Data supplied =
---+---

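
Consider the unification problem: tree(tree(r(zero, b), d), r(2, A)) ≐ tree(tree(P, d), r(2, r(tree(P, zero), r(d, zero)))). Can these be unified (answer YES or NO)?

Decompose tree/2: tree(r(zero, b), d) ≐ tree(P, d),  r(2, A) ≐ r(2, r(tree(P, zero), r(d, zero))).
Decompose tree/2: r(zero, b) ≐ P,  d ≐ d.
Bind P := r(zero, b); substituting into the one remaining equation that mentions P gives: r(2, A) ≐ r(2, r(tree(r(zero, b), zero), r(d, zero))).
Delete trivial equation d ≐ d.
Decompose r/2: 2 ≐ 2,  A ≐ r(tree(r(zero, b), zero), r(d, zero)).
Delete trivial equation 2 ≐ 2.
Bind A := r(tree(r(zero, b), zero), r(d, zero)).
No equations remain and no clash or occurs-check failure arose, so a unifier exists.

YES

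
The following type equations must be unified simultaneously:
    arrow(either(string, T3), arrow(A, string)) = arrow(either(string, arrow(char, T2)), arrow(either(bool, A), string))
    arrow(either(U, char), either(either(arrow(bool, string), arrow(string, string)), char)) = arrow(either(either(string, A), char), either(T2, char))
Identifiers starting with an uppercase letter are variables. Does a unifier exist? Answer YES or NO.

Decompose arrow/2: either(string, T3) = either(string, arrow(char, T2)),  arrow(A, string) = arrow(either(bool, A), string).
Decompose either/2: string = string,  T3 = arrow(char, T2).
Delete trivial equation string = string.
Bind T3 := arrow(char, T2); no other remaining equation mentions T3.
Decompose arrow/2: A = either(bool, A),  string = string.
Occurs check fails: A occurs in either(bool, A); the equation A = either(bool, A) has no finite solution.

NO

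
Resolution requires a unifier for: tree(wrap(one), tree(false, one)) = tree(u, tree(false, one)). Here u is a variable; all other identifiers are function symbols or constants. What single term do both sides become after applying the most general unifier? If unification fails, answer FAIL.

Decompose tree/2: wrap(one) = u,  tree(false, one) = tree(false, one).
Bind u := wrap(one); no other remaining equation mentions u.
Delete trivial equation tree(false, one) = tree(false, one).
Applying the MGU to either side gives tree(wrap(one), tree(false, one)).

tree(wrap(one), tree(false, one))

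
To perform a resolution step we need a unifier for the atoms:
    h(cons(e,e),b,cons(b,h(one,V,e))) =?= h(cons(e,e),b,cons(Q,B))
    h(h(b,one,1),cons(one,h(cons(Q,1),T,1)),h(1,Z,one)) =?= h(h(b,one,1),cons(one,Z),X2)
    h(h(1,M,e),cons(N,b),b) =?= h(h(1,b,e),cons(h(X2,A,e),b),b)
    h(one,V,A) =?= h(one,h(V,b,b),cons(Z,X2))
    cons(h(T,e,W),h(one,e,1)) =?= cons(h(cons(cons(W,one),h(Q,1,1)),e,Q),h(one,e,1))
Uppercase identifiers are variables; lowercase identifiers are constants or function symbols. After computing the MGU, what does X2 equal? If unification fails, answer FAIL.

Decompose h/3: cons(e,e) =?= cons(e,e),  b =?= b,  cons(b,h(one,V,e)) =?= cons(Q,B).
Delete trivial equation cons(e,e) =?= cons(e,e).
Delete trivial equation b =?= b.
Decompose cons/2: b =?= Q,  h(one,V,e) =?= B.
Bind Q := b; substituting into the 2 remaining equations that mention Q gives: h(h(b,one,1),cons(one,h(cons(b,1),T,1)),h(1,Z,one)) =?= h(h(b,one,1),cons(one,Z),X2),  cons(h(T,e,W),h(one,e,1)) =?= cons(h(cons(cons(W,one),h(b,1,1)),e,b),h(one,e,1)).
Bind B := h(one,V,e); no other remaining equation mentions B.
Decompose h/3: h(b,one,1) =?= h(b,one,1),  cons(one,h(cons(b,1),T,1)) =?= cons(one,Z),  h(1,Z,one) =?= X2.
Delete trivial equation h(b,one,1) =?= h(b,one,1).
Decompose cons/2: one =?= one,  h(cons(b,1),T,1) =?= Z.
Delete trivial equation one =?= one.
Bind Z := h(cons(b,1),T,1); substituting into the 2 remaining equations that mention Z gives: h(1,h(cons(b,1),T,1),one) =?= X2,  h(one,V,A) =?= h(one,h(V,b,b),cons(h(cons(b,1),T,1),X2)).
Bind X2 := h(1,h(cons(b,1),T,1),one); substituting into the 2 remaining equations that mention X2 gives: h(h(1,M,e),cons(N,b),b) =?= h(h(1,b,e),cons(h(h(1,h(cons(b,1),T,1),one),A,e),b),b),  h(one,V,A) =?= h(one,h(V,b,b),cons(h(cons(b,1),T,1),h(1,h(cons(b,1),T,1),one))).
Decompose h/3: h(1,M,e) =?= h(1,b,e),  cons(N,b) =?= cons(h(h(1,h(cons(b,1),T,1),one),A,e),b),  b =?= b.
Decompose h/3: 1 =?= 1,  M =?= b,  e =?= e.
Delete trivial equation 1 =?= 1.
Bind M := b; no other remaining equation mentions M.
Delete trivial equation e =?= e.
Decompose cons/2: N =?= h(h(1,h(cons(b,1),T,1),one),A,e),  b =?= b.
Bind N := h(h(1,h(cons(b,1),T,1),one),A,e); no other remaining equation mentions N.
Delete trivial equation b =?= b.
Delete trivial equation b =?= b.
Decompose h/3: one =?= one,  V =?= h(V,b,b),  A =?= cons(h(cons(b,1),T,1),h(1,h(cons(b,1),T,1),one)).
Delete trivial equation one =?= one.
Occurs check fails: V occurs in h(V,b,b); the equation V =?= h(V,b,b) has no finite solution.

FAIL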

---+---

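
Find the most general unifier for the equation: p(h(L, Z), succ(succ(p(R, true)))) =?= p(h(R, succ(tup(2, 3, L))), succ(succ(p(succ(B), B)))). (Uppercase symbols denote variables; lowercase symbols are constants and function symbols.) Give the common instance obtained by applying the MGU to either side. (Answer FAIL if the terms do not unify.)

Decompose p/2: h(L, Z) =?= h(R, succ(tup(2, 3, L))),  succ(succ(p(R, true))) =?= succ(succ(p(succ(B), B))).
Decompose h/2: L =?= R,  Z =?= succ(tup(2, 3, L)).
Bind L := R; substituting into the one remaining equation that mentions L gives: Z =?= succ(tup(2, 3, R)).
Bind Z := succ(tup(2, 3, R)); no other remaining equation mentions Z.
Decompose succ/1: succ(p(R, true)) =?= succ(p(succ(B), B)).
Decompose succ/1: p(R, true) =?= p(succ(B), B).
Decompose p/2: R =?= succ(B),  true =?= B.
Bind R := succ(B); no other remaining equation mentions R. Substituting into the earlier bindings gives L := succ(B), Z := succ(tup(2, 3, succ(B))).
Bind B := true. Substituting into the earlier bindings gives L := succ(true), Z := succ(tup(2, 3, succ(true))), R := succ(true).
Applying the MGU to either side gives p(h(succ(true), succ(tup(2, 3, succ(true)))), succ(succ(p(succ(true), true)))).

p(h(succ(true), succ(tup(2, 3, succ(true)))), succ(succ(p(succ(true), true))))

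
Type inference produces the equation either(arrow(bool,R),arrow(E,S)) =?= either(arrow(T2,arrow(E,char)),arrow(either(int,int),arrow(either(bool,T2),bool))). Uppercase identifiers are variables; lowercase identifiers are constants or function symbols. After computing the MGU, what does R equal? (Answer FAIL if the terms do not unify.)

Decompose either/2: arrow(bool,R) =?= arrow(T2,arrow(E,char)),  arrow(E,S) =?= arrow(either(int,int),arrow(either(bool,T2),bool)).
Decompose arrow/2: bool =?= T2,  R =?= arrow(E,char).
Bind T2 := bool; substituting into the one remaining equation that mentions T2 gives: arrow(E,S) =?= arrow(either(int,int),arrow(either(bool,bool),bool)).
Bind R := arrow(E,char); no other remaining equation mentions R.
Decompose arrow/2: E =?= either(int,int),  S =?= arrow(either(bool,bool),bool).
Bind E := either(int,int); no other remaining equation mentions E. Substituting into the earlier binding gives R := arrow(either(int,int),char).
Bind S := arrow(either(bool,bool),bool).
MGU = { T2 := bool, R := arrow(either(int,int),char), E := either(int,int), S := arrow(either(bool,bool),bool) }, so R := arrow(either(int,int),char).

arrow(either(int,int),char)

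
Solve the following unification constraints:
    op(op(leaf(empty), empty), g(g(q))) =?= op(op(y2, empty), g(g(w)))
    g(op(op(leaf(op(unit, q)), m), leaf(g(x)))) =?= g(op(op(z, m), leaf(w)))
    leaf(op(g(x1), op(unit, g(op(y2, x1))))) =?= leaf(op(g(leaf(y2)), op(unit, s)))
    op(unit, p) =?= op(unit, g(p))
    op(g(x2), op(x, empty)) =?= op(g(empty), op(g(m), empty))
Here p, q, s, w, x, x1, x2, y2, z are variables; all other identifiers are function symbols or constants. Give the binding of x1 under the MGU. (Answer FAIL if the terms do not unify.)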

---+---

Exercise description =
In the records above, collect each line with "following".

Answer to the problem =
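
The following type equations must be unified simultaneously:
Solve the following unification constraints: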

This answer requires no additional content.